• [EXERCISE PROMPT] Take each line of the data that contains the string "over" and copy it.

##### PROVIDED DATA

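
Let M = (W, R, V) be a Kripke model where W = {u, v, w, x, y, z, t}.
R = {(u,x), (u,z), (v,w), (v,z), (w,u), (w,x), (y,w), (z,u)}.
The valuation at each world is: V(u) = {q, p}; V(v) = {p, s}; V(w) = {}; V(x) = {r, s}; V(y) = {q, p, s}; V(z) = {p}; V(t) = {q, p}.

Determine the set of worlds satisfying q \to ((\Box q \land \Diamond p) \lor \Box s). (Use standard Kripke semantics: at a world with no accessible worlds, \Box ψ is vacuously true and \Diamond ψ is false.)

v, w, x, z, t

Recall that \Box ψ holds at a world iff ψ holds at every accessible world, and \Diamond ψ holds iff ψ holds at some accessible world.
Let φ = q \to ((\Box q \land \Diamond p) \lor \Box s). Evaluate φ at each world:
  u (successors {x, z}): φ is false.
  v (successors {w, z}): φ is true.
  w (successors {u, x}): φ is true.
  x (successors ∅): φ is true.
  y (successors {w}): φ is false.
  z (successors {u}): φ is true.
  t (successors ∅): φ is true.
For instance, at u:
  At u: q is true, (\Box q \land \Diamond p) \lor \Box s is false, so q \to ((\Box q \land \Diamond p) \lor \Box s) is false.
    At u: \Box q \land \Diamond p is false, \Box s is false, so (\Box q \land \Diamond p) \lor \Box s is false.
      At u: \Box q is false, \Diamond p is true, so \Box q \land \Diamond p is false.
      At u: \Box s requires s at every successor {x, z}.
        s fails at z, so \Box s is false at u.
Satisfying worlds: {v, w, x, z, t}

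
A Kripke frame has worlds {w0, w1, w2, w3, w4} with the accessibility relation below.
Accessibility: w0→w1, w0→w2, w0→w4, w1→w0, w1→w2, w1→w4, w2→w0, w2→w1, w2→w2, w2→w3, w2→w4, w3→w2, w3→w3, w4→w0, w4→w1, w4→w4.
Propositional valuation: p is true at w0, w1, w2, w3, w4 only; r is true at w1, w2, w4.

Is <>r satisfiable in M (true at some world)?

Yes

Let φ = <>r. Evaluate φ at each world:
  w0 (successors {w1, w2, w4}): φ is true.
  w1 (successors {w0, w2, w4}): φ is true.
  w2 (successors {w0, w1, w2, w3, w4}): φ is true.
  w3 (successors {w2, w3}): φ is true.
  w4 (successors {w0, w1, w4}): φ is true.
Detail at w0 (witness):
  At w0: <>r requires r at some successor in {w1, w2, w4}.
    r holds at w1, so <>r is true at w0.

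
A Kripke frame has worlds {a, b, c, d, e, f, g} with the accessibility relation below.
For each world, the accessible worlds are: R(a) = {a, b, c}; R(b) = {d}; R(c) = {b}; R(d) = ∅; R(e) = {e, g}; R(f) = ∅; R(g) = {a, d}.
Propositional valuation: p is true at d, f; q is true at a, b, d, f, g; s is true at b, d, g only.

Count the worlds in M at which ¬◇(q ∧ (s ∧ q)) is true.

Let φ = ¬◇(q ∧ (s ∧ q)). Evaluate φ at each world:
  a (successors {a, b, c}): φ is false.
  b (successors {d}): φ is false.
  c (successors {b}): φ is false.
  d (successors ∅): φ is true.
  e (successors {e, g}): φ is false.
  f (successors ∅): φ is true.
  g (successors {a, d}): φ is false.
For instance, at c:
  At c: ◇(q ∧ (s ∧ q)) is true, so ¬◇(q ∧ (s ∧ q)) is false.
    At c: ◇(q ∧ (s ∧ q)) requires q ∧ (s ∧ q) at some successor in {b}.
      q ∧ (s ∧ q) holds at b, so ◇(q ∧ (s ∧ q)) is true at c.
Satisfying worlds: {d, f}

2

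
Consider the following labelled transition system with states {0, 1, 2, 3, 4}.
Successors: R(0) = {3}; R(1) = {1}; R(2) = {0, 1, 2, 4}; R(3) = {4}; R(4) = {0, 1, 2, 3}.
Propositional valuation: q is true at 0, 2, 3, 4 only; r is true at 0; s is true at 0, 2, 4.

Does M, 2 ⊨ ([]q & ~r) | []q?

At 2: []q & ~r is false, []q is false, so ([]q & ~r) | []q is false.
  At 2: []q is false, ~r is true, so []q & ~r is false.
    At 2: []q requires q at every successor {0, 1, 2, 4}.
      q fails at 1, so []q is false at 2.
  At 2: []q requires q at every successor {0, 1, 2, 4}.
    q fails at 1, so []q is false at 2.

No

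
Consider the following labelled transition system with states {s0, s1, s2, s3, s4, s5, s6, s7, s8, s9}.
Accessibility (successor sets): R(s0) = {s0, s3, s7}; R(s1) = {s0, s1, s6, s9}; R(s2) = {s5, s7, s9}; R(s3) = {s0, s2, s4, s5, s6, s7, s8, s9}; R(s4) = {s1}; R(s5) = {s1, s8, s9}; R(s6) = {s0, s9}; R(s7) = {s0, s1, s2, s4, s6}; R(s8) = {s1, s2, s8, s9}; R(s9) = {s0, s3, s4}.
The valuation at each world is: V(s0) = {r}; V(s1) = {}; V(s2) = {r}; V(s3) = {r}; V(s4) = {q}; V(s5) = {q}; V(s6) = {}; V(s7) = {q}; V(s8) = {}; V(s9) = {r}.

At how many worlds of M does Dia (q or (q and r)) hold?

Let φ = Dia (q or (q and r)). Evaluate φ at each world:
  s0 (successors {s0, s3, s7}): φ is true.
  s1 (successors {s0, s1, s6, s9}): φ is false.
  s2 (successors {s5, s7, s9}): φ is true.
  s3 (successors {s0, s2, s4, s5, s6, s7, s8, s9}): φ is true.
  s4 (successors {s1}): φ is false.
  s5 (successors {s1, s8, s9}): φ is false.
  s6 (successors {s0, s9}): φ is false.
  s7 (successors {s0, s1, s2, s4, s6}): φ is true.
  s8 (successors {s1, s2, s8, s9}): φ is false.
  s9 (successors {s0, s3, s4}): φ is true.
For instance, at s2:
  At s2: Dia (q or (q and r)) requires q or (q and r) at some successor in {s5, s7, s9}.
    q or (q and r) holds at s5, so Dia (q or (q and r)) is true at s2.
Satisfying worlds: {s0, s2, s3, s7, s9}

5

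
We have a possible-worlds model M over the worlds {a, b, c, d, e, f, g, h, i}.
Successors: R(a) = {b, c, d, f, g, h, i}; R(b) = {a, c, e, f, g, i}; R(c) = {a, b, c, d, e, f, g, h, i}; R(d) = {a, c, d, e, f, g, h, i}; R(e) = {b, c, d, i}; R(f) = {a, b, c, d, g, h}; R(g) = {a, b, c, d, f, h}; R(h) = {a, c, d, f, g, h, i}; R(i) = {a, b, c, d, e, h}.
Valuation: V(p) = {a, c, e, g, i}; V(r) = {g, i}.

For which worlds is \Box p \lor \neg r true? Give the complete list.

a, b, c, d, e, f, h

Let φ = \Box p \lor \neg r. Evaluate φ at each world:
  a (successors {b, c, d, f, g, h, i}): φ is true.
  b (successors {a, c, e, f, g, i}): φ is true.
  c (successors {a, b, c, d, e, f, g, h, i}): φ is true.
  d (successors {a, c, d, e, f, g, h, i}): φ is true.
  e (successors {b, c, d, i}): φ is true.
  f (successors {a, b, c, d, g, h}): φ is true.
  g (successors {a, b, c, d, f, h}): φ is false.
  h (successors {a, c, d, f, g, h, i}): φ is true.
  i (successors {a, b, c, d, e, h}): φ is false.
For instance, at c:
  At c: \Box p is false, \neg r is true, so \Box p \lor \neg r is true.
    At c: \Box p requires p at every successor {a, b, c, d, e, f, g, h, i}.
      p fails at b, so \Box p is false at c.
Satisfying worlds: {a, b, c, d, e, f, h}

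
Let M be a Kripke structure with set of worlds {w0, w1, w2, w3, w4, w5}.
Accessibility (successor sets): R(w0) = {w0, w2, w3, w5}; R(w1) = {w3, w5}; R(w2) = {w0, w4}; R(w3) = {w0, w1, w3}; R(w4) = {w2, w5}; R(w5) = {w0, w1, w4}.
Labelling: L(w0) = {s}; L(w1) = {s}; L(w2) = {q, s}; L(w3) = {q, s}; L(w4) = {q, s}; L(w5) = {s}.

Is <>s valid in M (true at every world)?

Yes

Let φ = <>s. Evaluate φ at each world:
  w0 (successors {w0, w2, w3, w5}): φ is true.
  w1 (successors {w3, w5}): φ is true.
  w2 (successors {w0, w4}): φ is true.
  w3 (successors {w0, w1, w3}): φ is true.
  w4 (successors {w2, w5}): φ is true.
  w5 (successors {w0, w1, w4}): φ is true.
For instance, at w3:
  At w3: <>s requires s at some successor in {w0, w1, w3}.
    s holds at w0, so <>s is true at w3.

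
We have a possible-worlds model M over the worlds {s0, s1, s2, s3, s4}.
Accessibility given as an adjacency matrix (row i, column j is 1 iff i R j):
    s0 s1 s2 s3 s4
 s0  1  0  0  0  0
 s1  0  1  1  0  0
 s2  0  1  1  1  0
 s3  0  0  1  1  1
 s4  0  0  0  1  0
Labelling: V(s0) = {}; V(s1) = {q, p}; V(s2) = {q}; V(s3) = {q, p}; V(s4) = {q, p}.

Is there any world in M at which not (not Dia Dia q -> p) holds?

Let φ = not (not Dia Dia q -> p). Evaluate φ at each world:
  s0 (successors {s0}): φ is true.
  s1 (successors {s1, s2}): φ is false.
  s2 (successors {s1, s2, s3}): φ is false.
  s3 (successors {s2, s3, s4}): φ is false.
  s4 (successors {s3}): φ is false.
Detail at s0 (witness):
  At s0: not Dia Dia q -> p is false, so not (not Dia Dia q -> p) is true.
    At s0: not Dia Dia q is true, p is false, so not Dia Dia q -> p is false.
      At s0: Dia Dia q is false, so not Dia Dia q is true.

Yes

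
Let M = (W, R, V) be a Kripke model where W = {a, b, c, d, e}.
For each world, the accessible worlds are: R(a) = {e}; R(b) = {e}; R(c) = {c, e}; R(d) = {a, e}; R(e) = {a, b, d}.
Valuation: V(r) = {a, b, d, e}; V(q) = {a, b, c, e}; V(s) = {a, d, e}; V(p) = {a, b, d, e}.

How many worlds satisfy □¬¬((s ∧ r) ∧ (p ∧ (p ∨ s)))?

3

Let φ = □¬¬((s ∧ r) ∧ (p ∧ (p ∨ s))). Evaluate φ at each world:
  a (successors {e}): φ is true.
  b (successors {e}): φ is true.
  c (successors {c, e}): φ is false.
  d (successors {a, e}): φ is true.
  e (successors {a, b, d}): φ is false.
For instance, at b:
  At b: □¬¬((s ∧ r) ∧ (p ∧ (p ∨ s))) requires ¬¬((s ∧ r) ∧ (p ∧ (p ∨ s))) at every successor {e}.
    At e: ¬¬((s ∧ r) ∧ (p ∧ (p ∨ s))) is true.
  So □¬¬((s ∧ r) ∧ (p ∧ (p ∨ s))) is true at b.
Satisfying worlds: {a, b, d}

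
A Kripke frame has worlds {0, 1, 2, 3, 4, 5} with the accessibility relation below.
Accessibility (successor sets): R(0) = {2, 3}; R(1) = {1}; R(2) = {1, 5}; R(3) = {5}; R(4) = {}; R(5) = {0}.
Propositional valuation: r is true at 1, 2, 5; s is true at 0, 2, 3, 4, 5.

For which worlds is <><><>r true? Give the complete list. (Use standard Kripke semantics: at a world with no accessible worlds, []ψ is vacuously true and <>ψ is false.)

Let φ = <><><>r. Evaluate φ at each world:
  0 (successors {2, 3}): φ is true.
  1 (successors {1}): φ is true.
  2 (successors {1, 5}): φ is true.
  3 (successors {5}): φ is true.
  4 (successors ∅): φ is false.
  5 (successors {0}): φ is true.
For instance, at 2:
  At 2: <><><>r requires <><>r at some successor in {1, 5}.
    <><>r holds at 1, so <><><>r is true at 2.
      At 1: <><>r requires <>r at some successor in {1}.
        <>r holds at 1, so <><>r is true at 1.
Satisfying worlds: {0, 1, 2, 3, 5}

0, 1, 2, 3, 5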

##########

• [EXERCISE RESPONSE]
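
We have a possible-worlds model M over the worlds {a, b, c, d, e, f, g, h, i}.
We have a possible-worlds model M over the worlds {s0, s1, s2, s3, s4}.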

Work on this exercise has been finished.